> **TASK ITEM**: Reproduce the full listing that appears beneath this instruction exactly.

'''

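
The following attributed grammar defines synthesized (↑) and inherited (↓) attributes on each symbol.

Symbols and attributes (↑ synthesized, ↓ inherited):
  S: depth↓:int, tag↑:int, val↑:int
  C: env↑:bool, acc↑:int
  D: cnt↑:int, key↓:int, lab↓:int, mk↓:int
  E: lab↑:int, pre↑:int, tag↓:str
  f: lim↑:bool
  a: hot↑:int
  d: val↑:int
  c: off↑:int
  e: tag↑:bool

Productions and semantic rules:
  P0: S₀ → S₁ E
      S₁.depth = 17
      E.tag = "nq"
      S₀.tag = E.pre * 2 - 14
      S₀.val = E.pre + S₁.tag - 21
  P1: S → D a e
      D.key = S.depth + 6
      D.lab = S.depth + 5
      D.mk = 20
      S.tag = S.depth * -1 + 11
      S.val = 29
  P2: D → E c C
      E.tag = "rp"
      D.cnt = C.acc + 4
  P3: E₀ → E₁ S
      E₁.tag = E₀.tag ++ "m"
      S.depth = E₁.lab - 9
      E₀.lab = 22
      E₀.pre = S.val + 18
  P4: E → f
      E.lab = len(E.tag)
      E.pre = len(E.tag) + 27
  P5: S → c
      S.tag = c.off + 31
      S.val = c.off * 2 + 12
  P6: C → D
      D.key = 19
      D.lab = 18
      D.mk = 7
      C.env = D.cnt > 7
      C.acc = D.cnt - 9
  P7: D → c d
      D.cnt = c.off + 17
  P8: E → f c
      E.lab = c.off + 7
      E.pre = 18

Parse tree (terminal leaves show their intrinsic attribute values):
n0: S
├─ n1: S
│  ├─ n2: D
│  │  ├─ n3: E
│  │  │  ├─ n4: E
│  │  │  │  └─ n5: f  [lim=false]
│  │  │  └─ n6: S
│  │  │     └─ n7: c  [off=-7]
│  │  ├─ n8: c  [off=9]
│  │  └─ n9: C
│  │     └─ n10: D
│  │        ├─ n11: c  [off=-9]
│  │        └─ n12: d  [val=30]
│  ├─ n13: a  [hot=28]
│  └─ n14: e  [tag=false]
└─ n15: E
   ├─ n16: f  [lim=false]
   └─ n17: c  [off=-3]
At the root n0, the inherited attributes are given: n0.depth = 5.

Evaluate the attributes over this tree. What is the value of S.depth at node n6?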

'''

> **TASK ANSWER**:
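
The following attributed grammar defines synthesized (↑) and inherited (↓) attributes on each symbol.

Symbols and attributes (↑ synthesized, ↓ inherited):
  S: depth↓:int, tag↑:int, val↑:int
  C: env↑:bool, acc↑:int
  D: cnt↑:int, key↓:int, lab↓:int, mk↓:int
  E: lab↑:int, pre↑:int, tag↓:str
  f: lim↑:bool
  a: hot↑:int
  d: val↑:int
  c: off↑:int
  e: tag↑:bool

Productions and semantic rules:
  P0: S₀ → S₁ E
      S₁.depth = 17
      E.tag = "nq"
      S₀.tag = E.pre * 2 - 14
      S₀.val = E.pre + S₁.tag - 21
  P1: S → D a e
      D.key = S.depth + 6
      D.lab = S.depth + 5
      D.mk = 20
      S.tag = S.depth * -1 + 11
      S.val = 29
  P2: D → E c C
      E.tag = "rp"
      D.cnt = C.acc + 4
  P3: E₀ → E₁ S
      E₁.tag = E₀.tag ++ "m"
      S.depth = E₁.lab - 9
      E₀.lab = 22
      E₀.pre = S.val + 18
  P4: E → f
      E.lab = len(E.tag)
      E.pre = len(E.tag) + 27
  P5: S → c
      S.tag = c.off + 31
      S.val = c.off * 2 + 12
  P6: C → D
      D.key = 19
      D.lab = 18
      D.mk = 7
      C.env = D.cnt > 7
      C.acc = D.cnt - 9
  P7: D → c d
      D.cnt = c.off + 17
  P8: E → f c
      E.lab = c.off + 7
      E.pre = 18

Parse tree (terminal leaves show their intrinsic attribute values):
n0: S
├─ n1: S
│  ├─ n2: D
│  │  ├─ n3: E
│  │  │  ├─ n4: E
│  │  │  │  └─ n5: f  [lim=false]
│  │  │  └─ n6: S
│  │  │     └─ n7: c  [off=-7]
│  │  ├─ n8: c  [off=9]
│  │  └─ n9: C
│  │     └─ n10: D
│  │        ├─ n11: c  [off=-9]
│  │        └─ n12: d  [val=30]
│  ├─ n13: a  [hot=28]
│  └─ n14: e  [tag=false]
└─ n15: E
   ├─ n16: f  [lim=false]
   └─ n17: c  [off=-3]
At the root n0, the inherited attributes are given: n0.depth = 5.

Evaluate the attributes over this tree. What is the value of S.depth at node n6?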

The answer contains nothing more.